**Excerpted data**
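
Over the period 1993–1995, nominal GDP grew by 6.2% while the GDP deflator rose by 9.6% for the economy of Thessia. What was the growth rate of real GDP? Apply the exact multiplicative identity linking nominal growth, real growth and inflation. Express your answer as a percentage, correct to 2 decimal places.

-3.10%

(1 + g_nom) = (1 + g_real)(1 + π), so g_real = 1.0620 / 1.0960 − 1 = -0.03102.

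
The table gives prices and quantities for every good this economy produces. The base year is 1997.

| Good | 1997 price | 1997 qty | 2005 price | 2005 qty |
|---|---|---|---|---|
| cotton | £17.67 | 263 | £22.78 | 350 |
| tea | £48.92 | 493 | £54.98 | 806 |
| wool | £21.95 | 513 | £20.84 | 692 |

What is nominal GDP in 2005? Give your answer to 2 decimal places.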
...
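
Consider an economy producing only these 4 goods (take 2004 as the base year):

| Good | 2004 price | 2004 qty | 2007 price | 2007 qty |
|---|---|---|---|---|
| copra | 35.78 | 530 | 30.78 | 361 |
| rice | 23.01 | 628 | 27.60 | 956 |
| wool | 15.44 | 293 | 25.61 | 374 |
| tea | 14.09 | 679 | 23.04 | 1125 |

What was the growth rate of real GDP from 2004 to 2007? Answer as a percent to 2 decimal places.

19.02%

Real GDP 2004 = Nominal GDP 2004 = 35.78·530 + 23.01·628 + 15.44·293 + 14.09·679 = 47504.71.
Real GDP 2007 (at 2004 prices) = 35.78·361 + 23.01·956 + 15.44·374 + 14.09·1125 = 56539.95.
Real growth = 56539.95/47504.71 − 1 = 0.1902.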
...
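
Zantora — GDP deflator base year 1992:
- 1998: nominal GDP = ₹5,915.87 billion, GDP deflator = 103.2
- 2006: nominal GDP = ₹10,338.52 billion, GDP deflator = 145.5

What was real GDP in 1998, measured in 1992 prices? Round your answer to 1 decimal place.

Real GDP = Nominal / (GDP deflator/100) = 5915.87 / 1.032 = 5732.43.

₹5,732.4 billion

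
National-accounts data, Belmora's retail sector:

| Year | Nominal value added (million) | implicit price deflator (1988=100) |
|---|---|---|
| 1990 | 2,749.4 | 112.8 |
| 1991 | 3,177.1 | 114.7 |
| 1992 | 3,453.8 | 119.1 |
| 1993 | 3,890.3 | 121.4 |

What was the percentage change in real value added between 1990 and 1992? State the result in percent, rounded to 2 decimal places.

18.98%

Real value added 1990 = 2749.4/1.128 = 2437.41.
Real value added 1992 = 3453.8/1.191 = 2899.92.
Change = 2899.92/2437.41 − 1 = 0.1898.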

**Work task**
For the word "wool", show every line of the entries that holds it.

**Response area**
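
| wool | £21.95 | 513 | £20.84 | 692 |
| wool | 15.44 | 293 | 25.61 | 374 |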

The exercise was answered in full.